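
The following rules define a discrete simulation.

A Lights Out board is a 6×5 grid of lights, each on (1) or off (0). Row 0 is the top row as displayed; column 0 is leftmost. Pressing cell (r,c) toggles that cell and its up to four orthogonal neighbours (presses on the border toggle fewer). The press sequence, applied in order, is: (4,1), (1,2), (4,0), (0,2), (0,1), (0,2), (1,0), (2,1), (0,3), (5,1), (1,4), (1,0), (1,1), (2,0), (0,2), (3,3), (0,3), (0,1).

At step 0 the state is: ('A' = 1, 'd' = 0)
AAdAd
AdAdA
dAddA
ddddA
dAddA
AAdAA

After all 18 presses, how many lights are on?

16

0) AAdAd
AdAdA
dAddA
ddddA
dAddA
AAdAA
1) AAdAd
AdAdA
dAddA
dAddA
AdAdA
AddAA
2) AAAAd
AAdAA
dAAdA
dAddA
AdAdA
AddAA
3) AAAAd
AAdAA
dAAdA
AAddA
dAAdA
dddAA
4) Adddd
AAAAA
dAAdA
AAddA
dAAdA
dddAA
5) dAAdd
AdAAA
dAAdA
AAddA
dAAdA
dddAA
6) dddAd
AddAA
dAAdA
AAddA
dAAdA
dddAA
7) AddAd
dAdAA
AAAdA
AAddA
dAAdA
dddAA
8) AddAd
dddAA
ddddA
AdddA
dAAdA
dddAA
9) AdAdA
ddddA
ddddA
AdddA
dAAdA
dddAA
10) AdAdA
ddddA
ddddA
AdddA
ddAdA
AAAAA
11) AdAdd
dddAd
ddddd
AdddA
ddAdA
AAAAA
12) ddAdd
AAdAd
Adddd
AdddA
ddAdA
AAAAA
13) dAAdd
ddAAd
AAddd
AdddA
ddAdA
AAAAA
14) dAAdd
AdAAd
ddddd
ddddA
ddAdA
AAAAA
15) dddAd
AddAd
ddddd
ddddA
ddAdA
AAAAA
16) dddAd
AddAd
dddAd
ddAAd
ddAAA
AAAAA
17) ddAdA
Adddd
dddAd
ddAAd
ddAAA
AAAAA
18) AAddA
AAddd
dddAd
ddAAd
ddAAA
AAAAA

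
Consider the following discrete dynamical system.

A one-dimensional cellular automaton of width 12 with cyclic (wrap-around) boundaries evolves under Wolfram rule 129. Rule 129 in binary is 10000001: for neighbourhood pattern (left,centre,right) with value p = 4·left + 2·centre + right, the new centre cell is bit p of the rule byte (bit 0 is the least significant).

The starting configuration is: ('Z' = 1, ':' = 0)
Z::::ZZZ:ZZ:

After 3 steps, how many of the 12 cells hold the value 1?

8

0) Z::::ZZZ:ZZ:
1) ::ZZ::Z:::::
2) Z:::::::ZZZZ
3) ::ZZZZZ::ZZZ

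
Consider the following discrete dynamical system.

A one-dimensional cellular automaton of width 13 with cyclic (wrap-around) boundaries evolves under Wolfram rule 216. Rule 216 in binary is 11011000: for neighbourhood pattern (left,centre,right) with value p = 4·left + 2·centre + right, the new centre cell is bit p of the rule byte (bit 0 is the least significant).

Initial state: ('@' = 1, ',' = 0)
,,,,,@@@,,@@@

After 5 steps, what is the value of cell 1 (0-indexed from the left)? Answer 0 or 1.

step 0: ,,,,,@@@,,@@@
step 1: @,,,,@@@@,@@@
step 2: @@,,,@@@@,@@@
step 3: @@@,,@@@@,@@@
step 4: @@@@,@@@@,@@@
step 5: @@@@,@@@@,@@@

1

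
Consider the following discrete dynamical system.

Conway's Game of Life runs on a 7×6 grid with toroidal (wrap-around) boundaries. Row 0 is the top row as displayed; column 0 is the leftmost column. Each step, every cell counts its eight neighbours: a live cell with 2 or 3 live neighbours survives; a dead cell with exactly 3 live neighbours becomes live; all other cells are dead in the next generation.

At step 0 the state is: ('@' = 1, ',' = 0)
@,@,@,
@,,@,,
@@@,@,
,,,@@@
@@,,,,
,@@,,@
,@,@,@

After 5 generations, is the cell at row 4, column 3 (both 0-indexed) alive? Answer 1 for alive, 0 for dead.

[0] @,@,@,
@,,@,,
@@@,@,
,,,@@@
@@,,,,
,@@,,@
,@,@,@
[1] @,@,@,
@,,,@,
@@@,,,
,,,@@,
,@,@,,
,,,,@@
,,,@,@
[2] @@,,@,
@,@,,,
@@@,@,
@,,@@,
,,@@,@
@,@@,@
@,,@,,
[3] @,@@,,
,,@,,,
@,@,@,
@,,,,,
,,,,,,
@,,,,@
,,,@,,
[4] ,@@@,,
,,@,,@
,,,@,@
,@,,,@
@,,,,@
,,,,,,
@@@@@@
[5] ,,,,,,
@@,,,,
,,@,,@
,,,,,@
@,,,,@
,,@@,,
@,,,@@

0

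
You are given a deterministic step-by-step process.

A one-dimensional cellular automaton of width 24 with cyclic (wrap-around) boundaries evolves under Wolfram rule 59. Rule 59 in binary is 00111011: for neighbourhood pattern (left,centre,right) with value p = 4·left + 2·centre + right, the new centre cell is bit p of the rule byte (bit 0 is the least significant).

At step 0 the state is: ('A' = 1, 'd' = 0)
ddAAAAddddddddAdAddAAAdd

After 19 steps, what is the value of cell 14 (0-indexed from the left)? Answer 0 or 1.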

────────────────

Count every line in the entries above where the word "centre" appears; respond with the number alone.

- [Result] 3